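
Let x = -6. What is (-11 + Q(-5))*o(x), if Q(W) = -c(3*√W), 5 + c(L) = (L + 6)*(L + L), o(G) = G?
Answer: -504 + 216*I*√5 ≈ -504.0 + 482.99*I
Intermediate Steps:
c(L) = -5 + 2*L*(6 + L) (c(L) = -5 + (L + 6)*(L + L) = -5 + (6 + L)*(2*L) = -5 + 2*L*(6 + L))
Q(W) = 5 - 36*√W - 18*W (Q(W) = -(-5 + 2*(3*√W)² + 12*(3*√W)) = -(-5 + 2*(9*W) + 36*√W) = -(-5 + 18*W + 36*√W) = 5 - 36*√W - 18*W)
(-11 + Q(-5))*o(x) = (-11 + (5 - 36*I*√5 - 18*(-5)))*(-6) = (-11 + (5 - 36*I*√5 + 90))*(-6) = (-11 + (95 - 36*I*√5))*(-6) = (84 - 36*I*√5)*(-6) = -504 + 216*I*√5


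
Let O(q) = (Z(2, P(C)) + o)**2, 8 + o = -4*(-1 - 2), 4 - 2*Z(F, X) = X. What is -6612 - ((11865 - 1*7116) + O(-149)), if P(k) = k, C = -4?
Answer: -11425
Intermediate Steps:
Z(F, X) = 2 - X/2
o = 4 (o = -8 - 4*(-1 - 2) = -8 - 4*(-3) = -8 + 12 = 4)
O(q) = 64 (O(q) = ((2 - 1/2*(-4)) + 4)**2 = ((2 + 2) + 4)**2 = (4 + 4)**2 = 8**2 = 64)
-6612 - ((11865 - 1*7116) + O(-149)) = -6612 - ((11865 - 1*7116) + 64) = -6612 - ((11865 - 7116) + 64) = -6612 - (4749 + 64) = -6612 - 1*4813 = -6612 - 4813 = -11425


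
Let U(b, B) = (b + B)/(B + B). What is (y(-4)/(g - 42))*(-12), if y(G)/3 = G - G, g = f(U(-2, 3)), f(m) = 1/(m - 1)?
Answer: 0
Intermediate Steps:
U(b, B) = (B + b)/(2*B) (U(b, B) = (B + b)/((2*B)) = (B + b)*(1/(2*B)) = (B + b)/(2*B))
f(m) = 1/(-1 + m)
g = -6/5 (g = 1/(-1 + (½)*(3 - 2)/3) = 1/(-1 + (½)*(⅓)*1) = 1/(-1 + ⅙) = 1/(-⅚) = -6/5 ≈ -1.2000)
y(G) = 0 (y(G) = 3*(G - G) = 3*0 = 0)
(y(-4)/(g - 42))*(-12) = (0/(-6/5 - 42))*(-12) = (0/(-216/5))*(-12) = -5/216*0*(-12) = 0*(-12) = 0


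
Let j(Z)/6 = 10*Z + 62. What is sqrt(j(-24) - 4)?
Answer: 4*I*sqrt(67) ≈ 32.741*I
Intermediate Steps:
j(Z) = 372 + 60*Z (j(Z) = 6*(10*Z + 62) = 6*(62 + 10*Z) = 372 + 60*Z)
sqrt(j(-24) - 4) = sqrt((372 + 60*(-24)) - 4) = sqrt((372 - 1440) - 4) = sqrt(-1068 - 4) = sqrt(-1072) = 4*I*sqrt(67)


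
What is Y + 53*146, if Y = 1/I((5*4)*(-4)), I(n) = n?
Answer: 619039/80 ≈ 7738.0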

· · · · · · ·

• **TASK DIRECTIONS**: Look above for the line containing "Answer: -504 + 216*I*√5 ≈ -504.0 + 482.99*I"; copy from it through the last line, exactly, and nothing more.

• **OUTPUT OF THE EXERCISE**:
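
Answer: -504 + 216*I*√5 ≈ -504.0 + 482.99*I
Intermediate Steps:
c(L) = -5 + 2*L*(6 + L) (c(L) = -5 + (L + 6)*(L + L) = -5 + (6 + L)*(2*L) = -5 + 2*L*(6 + L))
Q(W) = 5 - 36*√W - 18*W (Q(W) = -(-5 + 2*(3*√W)² + 12*(3*√W)) = -(-5 + 2*(9*W) + 36*√W) = -(-5 + 18*W + 36*√W) = 5 - 36*√W - 18*W)
(-11 + Q(-5))*o(x) = (-11 + (5 - 36*I*√5 - 18*(-5)))*(-6) = (-11 + (5 - 36*I*√5 + 90))*(-6) = (-11 + (95 - 36*I*√5))*(-6) = (84 - 36*I*√5)*(-6) = -504 + 216*I*√5


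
Let O(q) = (Z(2, P(C)) + o)**2, 8 + o = -4*(-1 - 2), 4 - 2*Z(F, X) = X. What is -6612 - ((11865 - 1*7116) + O(-149)), if P(k) = k, C = -4?
Answer: -11425
Intermediate Steps:
Z(F, X) = 2 - X/2
o = 4 (o = -8 - 4*(-1 - 2) = -8 - 4*(-3) = -8 + 12 = 4)
O(q) = 64 (O(q) = ((2 - 1/2*(-4)) + 4)**2 = ((2 + 2) + 4)**2 = (4 + 4)**2 = 8**2 = 64)
-6612 - ((11865 - 1*7116) + O(-149)) = -6612 - ((11865 - 1*7116) + 64) = -6612 - ((11865 - 7116) + 64) = -6612 - (4749 + 64) = -6612 - 1*4813 = -6612 - 4813 = -11425


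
Let U(b, B) = (b + B)/(B + B). What is (y(-4)/(g - 42))*(-12), if y(G)/3 = G - G, g = f(U(-2, 3)), f(m) = 1/(m - 1)?
Answer: 0
Intermediate Steps:
U(b, B) = (B + b)/(2*B) (U(b, B) = (B + b)/((2*B)) = (B + b)*(1/(2*B)) = (B + b)/(2*B))
f(m) = 1/(-1 + m)
g = -6/5 (g = 1/(-1 + (½)*(3 - 2)/3) = 1/(-1 + (½)*(⅓)*1) = 1/(-1 + ⅙) = 1/(-⅚) = -6/5 ≈ -1.2000)
y(G) = 0 (y(G) = 3*(G - G) = 3*0 = 0)
(y(-4)/(g - 42))*(-12) = (0/(-6/5 - 42))*(-12) = (0/(-216/5))*(-12) = -5/216*0*(-12) = 0*(-12) = 0


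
Let j(Z)/6 = 10*Z + 62. What is sqrt(j(-24) - 4)?
Answer: 4*I*sqrt(67) ≈ 32.741*I
Intermediate Steps:
j(Z) = 372 + 60*Z (j(Z) = 6*(10*Z + 62) = 6*(62 + 10*Z) = 372 + 60*Z)
sqrt(j(-24) - 4) = sqrt((372 + 60*(-24)) - 4) = sqrt((372 - 1440) - 4) = sqrt(-1068 - 4) = sqrt(-1072) = 4*I*sqrt(67)


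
What is Y + 53*146, if Y = 1/I((5*4)*(-4)), I(n) = n?
Answer: 619039/80 ≈ 7738.0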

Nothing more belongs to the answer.